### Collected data
━━━
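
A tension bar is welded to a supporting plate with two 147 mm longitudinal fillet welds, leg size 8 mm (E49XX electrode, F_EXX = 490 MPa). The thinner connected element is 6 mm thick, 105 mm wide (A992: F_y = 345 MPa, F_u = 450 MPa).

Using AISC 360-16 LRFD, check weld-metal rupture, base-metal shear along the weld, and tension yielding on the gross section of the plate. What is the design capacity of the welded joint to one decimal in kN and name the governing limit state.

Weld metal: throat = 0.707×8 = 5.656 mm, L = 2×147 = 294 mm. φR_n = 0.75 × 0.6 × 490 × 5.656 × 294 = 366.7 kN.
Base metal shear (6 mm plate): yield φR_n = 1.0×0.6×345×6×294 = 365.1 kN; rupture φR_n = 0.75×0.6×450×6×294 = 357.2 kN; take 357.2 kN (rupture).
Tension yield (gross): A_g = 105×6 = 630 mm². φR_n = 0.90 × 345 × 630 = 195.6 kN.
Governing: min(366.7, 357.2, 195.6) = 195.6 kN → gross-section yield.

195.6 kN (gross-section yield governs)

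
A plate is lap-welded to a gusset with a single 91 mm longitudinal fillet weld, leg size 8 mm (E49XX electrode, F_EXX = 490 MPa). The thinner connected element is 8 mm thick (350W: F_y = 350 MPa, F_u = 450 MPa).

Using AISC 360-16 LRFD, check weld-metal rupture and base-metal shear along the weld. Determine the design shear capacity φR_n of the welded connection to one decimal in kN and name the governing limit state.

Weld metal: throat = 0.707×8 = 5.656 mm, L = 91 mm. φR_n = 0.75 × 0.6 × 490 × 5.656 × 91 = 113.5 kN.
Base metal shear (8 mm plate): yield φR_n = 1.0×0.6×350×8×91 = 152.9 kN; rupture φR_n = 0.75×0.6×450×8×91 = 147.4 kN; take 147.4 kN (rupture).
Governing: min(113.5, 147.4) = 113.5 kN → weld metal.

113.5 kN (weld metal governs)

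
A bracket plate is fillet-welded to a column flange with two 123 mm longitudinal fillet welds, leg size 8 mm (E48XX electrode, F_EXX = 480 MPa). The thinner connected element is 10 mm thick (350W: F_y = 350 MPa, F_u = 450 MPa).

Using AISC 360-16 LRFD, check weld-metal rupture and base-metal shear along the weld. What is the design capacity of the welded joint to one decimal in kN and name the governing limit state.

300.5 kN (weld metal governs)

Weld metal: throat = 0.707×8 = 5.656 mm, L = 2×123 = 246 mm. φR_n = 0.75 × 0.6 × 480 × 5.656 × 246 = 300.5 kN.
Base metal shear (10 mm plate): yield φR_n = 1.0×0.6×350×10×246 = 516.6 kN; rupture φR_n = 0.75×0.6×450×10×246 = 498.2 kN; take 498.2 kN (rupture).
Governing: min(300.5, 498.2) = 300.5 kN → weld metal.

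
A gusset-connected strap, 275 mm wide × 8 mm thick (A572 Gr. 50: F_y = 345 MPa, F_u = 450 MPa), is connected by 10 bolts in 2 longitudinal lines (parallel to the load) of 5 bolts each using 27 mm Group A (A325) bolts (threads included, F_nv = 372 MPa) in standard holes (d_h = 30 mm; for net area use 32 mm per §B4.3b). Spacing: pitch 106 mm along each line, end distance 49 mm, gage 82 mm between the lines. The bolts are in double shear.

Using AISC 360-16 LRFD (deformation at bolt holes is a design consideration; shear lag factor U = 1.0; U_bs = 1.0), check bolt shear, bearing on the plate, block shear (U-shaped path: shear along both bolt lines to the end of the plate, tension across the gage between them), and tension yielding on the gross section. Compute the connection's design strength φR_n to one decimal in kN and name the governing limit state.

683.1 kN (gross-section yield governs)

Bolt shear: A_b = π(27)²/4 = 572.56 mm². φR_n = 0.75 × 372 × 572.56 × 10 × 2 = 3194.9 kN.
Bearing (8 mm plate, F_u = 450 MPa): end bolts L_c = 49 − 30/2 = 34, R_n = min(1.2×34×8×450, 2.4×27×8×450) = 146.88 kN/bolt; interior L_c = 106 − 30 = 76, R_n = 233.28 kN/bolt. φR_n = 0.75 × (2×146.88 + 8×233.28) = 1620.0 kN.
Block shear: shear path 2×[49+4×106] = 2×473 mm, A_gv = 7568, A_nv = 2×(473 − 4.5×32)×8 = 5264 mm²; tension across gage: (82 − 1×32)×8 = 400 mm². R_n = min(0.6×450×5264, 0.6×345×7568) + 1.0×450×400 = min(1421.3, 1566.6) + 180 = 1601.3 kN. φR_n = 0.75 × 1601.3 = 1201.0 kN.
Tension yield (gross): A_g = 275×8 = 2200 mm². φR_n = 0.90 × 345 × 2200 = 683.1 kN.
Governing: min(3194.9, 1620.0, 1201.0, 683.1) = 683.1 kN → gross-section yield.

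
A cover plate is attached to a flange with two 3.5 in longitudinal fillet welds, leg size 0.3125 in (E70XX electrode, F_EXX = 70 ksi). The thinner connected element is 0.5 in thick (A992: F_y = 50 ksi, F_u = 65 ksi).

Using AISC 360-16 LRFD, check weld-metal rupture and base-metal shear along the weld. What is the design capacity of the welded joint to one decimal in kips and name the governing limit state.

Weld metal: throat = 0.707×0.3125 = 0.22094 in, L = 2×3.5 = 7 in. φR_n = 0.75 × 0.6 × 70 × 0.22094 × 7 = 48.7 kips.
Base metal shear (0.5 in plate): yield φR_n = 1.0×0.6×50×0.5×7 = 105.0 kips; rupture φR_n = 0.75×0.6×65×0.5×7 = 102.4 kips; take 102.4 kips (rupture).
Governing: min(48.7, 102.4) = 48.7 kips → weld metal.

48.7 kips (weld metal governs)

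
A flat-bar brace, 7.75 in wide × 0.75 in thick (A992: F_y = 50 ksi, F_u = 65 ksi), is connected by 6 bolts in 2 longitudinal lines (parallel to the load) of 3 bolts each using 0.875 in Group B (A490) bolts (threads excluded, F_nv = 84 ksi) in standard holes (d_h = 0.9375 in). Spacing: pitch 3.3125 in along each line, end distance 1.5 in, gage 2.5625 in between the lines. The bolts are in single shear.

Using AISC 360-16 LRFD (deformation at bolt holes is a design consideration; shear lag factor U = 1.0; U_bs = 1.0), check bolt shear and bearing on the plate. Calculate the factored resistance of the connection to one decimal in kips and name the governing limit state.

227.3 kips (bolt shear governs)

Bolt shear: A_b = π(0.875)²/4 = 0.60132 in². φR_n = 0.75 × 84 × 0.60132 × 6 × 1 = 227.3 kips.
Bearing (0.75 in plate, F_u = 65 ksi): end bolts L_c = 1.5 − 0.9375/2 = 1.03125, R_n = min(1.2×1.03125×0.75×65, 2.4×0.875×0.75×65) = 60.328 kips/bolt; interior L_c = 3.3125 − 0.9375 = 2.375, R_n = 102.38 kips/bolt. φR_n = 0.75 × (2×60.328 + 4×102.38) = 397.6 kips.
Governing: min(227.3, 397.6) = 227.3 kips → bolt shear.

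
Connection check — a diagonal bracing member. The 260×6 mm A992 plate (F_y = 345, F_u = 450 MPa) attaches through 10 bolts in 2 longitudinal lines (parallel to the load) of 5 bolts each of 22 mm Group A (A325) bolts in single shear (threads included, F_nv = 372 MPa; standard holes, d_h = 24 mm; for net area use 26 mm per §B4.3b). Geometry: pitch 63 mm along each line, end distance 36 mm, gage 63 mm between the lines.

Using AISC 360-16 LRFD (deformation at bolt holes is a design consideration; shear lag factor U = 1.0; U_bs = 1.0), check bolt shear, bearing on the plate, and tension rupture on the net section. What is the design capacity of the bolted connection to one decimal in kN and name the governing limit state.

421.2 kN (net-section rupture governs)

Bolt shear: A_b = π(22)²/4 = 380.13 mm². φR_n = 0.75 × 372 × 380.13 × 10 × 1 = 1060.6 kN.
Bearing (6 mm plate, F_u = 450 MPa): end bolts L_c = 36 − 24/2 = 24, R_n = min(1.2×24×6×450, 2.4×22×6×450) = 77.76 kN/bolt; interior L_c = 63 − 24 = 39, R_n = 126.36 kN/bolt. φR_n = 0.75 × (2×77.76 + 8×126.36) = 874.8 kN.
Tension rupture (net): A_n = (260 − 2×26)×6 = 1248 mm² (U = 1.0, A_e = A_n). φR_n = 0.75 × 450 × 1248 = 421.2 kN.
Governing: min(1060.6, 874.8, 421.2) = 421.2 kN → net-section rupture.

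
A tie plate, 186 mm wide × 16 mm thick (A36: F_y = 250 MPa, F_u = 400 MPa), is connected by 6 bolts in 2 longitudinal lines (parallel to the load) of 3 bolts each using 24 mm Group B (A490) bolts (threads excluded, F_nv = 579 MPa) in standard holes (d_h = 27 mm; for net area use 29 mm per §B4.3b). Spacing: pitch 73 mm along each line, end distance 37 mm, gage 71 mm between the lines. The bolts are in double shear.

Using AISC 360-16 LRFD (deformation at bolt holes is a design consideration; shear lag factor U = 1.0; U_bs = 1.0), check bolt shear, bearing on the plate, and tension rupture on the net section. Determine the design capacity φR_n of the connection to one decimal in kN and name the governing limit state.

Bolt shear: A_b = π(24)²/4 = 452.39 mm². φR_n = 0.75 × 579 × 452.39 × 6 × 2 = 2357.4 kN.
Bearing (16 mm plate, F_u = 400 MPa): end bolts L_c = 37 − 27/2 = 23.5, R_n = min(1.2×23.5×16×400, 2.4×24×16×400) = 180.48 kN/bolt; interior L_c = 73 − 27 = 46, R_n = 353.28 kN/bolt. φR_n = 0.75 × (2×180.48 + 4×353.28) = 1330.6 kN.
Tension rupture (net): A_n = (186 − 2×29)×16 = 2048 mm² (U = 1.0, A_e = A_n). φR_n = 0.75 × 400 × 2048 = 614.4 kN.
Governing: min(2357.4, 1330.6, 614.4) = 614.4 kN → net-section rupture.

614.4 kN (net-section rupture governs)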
━━━
### Work to complete
If a line in the data contains the string "flange", copy it.

### Solved exercise
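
A bracket plate is fillet-welded to a column flange with two 123 mm longitudinal fillet welds, leg size 8 mm (E48XX electrode, F_EXX = 480 MPa). The thinner connected element is 10 mm thick (350W: F_y = 350 MPa, F_u = 450 MPa).
A cover plate is attached to a flange with two 3.5 in longitudinal fillet welds, leg size 0.3125 in (E70XX electrode, F_EXX = 70 ksi). The thinner connected element is 0.5 in thick (A992: F_y = 50 ksi, F_u = 65 ksi).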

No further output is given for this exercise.